When you find the line with "feathered-shank pea-comb: 439" among the records below, reproduce it and each line after it exactly, ending with the line with "clean-shank single-comb: 44".

- [DATA EXTRACT]
_____
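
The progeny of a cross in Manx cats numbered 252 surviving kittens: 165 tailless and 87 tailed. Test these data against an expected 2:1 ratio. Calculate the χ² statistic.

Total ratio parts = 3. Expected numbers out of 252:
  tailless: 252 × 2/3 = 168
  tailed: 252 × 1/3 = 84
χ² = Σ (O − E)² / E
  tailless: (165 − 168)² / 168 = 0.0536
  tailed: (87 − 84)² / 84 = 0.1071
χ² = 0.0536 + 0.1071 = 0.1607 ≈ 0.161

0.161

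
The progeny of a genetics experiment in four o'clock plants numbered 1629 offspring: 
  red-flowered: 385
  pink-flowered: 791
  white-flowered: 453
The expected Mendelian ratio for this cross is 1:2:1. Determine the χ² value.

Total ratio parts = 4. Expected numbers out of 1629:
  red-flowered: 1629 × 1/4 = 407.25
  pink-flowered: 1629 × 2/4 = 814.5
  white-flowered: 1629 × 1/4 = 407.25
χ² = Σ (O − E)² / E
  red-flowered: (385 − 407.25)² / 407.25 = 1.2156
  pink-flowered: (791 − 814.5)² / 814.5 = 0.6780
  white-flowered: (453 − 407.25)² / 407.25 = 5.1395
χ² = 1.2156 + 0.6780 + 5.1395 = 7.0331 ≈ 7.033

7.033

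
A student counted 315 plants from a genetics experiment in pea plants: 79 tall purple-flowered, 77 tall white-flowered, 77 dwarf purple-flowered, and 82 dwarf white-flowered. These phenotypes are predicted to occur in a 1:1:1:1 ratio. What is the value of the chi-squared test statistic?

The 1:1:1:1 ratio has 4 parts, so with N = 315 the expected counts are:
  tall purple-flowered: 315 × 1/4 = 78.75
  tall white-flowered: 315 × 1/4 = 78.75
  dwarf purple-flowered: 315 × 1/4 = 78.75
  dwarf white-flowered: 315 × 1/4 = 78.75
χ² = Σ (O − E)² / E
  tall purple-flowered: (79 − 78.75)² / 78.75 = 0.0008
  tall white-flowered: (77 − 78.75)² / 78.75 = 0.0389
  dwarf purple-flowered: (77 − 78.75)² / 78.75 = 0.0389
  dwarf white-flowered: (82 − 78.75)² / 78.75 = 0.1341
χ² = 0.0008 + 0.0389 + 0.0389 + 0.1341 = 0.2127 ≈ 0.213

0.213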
_____
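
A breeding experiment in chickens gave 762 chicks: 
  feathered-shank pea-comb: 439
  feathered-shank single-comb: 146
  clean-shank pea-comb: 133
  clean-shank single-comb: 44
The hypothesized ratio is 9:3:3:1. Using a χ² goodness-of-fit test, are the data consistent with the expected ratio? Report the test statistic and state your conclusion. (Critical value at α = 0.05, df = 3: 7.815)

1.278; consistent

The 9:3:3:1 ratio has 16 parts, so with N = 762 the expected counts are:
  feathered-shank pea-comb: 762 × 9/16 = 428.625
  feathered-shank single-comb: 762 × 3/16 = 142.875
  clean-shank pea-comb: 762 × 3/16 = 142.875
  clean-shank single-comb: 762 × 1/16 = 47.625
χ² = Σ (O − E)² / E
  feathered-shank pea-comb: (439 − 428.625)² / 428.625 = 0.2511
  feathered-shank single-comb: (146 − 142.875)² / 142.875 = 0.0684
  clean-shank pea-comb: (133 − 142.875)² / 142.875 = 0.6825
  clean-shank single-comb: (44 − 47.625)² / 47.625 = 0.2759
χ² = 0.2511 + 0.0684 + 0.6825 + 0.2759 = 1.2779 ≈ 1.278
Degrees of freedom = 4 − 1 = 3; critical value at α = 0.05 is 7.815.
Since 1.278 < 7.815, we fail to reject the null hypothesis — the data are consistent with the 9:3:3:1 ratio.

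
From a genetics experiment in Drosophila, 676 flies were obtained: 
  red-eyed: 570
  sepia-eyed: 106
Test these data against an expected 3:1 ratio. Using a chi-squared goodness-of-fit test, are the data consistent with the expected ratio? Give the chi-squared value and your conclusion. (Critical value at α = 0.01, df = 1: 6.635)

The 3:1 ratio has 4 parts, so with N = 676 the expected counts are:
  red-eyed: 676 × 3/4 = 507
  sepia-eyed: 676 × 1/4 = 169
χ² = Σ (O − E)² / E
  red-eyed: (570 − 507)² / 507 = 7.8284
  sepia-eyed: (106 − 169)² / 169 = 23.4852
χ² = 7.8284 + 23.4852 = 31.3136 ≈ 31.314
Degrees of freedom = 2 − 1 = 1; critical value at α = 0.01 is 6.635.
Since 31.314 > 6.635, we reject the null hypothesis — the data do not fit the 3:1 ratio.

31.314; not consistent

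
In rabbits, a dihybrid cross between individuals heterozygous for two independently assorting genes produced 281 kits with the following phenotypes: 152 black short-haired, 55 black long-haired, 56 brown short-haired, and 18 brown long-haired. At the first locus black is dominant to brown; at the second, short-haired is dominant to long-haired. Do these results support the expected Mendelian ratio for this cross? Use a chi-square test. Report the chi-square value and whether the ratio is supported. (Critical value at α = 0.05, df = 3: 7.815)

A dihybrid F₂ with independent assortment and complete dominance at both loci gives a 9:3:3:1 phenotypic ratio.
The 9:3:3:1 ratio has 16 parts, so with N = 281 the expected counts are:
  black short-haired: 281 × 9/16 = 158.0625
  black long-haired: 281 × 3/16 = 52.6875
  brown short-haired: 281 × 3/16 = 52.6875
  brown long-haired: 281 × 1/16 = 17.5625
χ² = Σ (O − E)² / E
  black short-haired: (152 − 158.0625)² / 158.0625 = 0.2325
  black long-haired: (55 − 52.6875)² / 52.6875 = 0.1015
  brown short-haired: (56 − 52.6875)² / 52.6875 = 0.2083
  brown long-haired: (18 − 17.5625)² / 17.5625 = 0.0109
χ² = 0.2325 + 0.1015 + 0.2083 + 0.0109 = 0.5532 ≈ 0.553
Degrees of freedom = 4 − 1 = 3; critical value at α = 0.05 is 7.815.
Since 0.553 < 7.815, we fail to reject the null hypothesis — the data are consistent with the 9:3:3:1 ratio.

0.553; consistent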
_____
- [EXERCISE RESPONSE]
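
  feathered-shank pea-comb: 439
  feathered-shank single-comb: 146
  clean-shank pea-comb: 133
  clean-shank single-comb: 44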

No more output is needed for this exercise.